* _Problem_
Each entry that appears below should be restated word for word.

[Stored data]
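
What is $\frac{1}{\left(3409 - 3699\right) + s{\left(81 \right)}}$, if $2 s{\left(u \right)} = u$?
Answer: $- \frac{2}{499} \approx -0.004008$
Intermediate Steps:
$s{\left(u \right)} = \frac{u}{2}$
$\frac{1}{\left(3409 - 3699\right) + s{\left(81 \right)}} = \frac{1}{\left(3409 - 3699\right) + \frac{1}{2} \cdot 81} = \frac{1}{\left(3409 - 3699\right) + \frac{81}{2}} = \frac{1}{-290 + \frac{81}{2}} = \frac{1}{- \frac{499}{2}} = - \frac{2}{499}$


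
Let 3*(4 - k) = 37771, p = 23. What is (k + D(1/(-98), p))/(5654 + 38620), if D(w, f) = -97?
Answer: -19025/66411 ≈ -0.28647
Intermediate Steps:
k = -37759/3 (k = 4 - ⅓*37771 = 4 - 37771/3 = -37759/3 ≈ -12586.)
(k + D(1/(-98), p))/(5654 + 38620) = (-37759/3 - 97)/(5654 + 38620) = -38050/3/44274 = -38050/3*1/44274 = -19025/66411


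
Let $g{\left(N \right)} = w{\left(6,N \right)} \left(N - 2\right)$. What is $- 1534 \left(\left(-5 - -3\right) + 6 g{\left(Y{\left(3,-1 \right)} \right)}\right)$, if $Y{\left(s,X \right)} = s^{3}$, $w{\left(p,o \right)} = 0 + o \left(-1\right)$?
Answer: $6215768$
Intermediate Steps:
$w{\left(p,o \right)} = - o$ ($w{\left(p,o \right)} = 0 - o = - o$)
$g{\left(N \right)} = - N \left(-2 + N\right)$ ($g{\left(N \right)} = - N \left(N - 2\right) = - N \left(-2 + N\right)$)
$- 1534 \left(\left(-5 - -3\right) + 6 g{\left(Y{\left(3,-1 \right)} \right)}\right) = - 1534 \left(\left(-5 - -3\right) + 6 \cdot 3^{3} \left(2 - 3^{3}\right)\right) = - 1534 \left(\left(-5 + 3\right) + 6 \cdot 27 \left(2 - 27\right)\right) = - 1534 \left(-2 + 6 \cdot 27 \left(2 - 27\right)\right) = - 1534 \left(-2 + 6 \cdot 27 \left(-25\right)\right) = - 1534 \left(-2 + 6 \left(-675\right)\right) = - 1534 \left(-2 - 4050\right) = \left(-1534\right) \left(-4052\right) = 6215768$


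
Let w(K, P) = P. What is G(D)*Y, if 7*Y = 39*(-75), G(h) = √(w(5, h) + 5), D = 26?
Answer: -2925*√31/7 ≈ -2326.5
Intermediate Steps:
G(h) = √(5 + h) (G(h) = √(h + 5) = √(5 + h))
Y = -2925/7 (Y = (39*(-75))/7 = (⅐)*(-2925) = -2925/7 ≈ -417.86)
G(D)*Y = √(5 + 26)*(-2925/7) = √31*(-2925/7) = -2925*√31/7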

* _Answer below_
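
What is $\frac{1}{\left(3409 - 3699\right) + s{\left(81 \right)}}$, if $2 s{\left(u \right)} = u$?
Answer: $- \frac{2}{499} \approx -0.004008$
Intermediate Steps:
$s{\left(u \right)} = \frac{u}{2}$
$\frac{1}{\left(3409 - 3699\right) + s{\left(81 \right)}} = \frac{1}{\left(3409 - 3699\right) + \frac{1}{2} \cdot 81} = \frac{1}{\left(3409 - 3699\right) + \frac{81}{2}} = \frac{1}{-290 + \frac{81}{2}} = \frac{1}{- \frac{499}{2}} = - \frac{2}{499}$


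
Let 3*(4 - k) = 37771, p = 23. What is (k + D(1/(-98), p))/(5654 + 38620), if D(w, f) = -97?
Answer: -19025/66411 ≈ -0.28647
Intermediate Steps:
k = -37759/3 (k = 4 - ⅓*37771 = 4 - 37771/3 = -37759/3 ≈ -12586.)
(k + D(1/(-98), p))/(5654 + 38620) = (-37759/3 - 97)/(5654 + 38620) = -38050/3/44274 = -38050/3*1/44274 = -19025/66411


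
Let $g{\left(N \right)} = w{\left(6,N \right)} \left(N - 2\right)$. What is $- 1534 \left(\left(-5 - -3\right) + 6 g{\left(Y{\left(3,-1 \right)} \right)}\right)$, if $Y{\left(s,X \right)} = s^{3}$, $w{\left(p,o \right)} = 0 + o \left(-1\right)$?
Answer: $6215768$
Intermediate Steps:
$w{\left(p,o \right)} = - o$ ($w{\left(p,o \right)} = 0 - o = - o$)
$g{\left(N \right)} = - N \left(-2 + N\right)$ ($g{\left(N \right)} = - N \left(N - 2\right) = - N \left(-2 + N\right)$)
$- 1534 \left(\left(-5 - -3\right) + 6 g{\left(Y{\left(3,-1 \right)} \right)}\right) = - 1534 \left(\left(-5 - -3\right) + 6 \cdot 3^{3} \left(2 - 3^{3}\right)\right) = - 1534 \left(\left(-5 + 3\right) + 6 \cdot 27 \left(2 - 27\right)\right) = - 1534 \left(-2 + 6 \cdot 27 \left(2 - 27\right)\right) = - 1534 \left(-2 + 6 \cdot 27 \left(-25\right)\right) = - 1534 \left(-2 + 6 \left(-675\right)\right) = - 1534 \left(-2 - 4050\right) = \left(-1534\right) \left(-4052\right) = 6215768$


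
Let w(K, P) = P. What is G(D)*Y, if 7*Y = 39*(-75), G(h) = √(w(5, h) + 5), D = 26?
Answer: -2925*√31/7 ≈ -2326.5
Intermediate Steps:
G(h) = √(5 + h) (G(h) = √(h + 5) = √(5 + h))
Y = -2925/7 (Y = (39*(-75))/7 = (⅐)*(-2925) = -2925/7 ≈ -417.86)
G(D)*Y = √(5 + 26)*(-2925/7) = √31*(-2925/7) = -2925*√31/7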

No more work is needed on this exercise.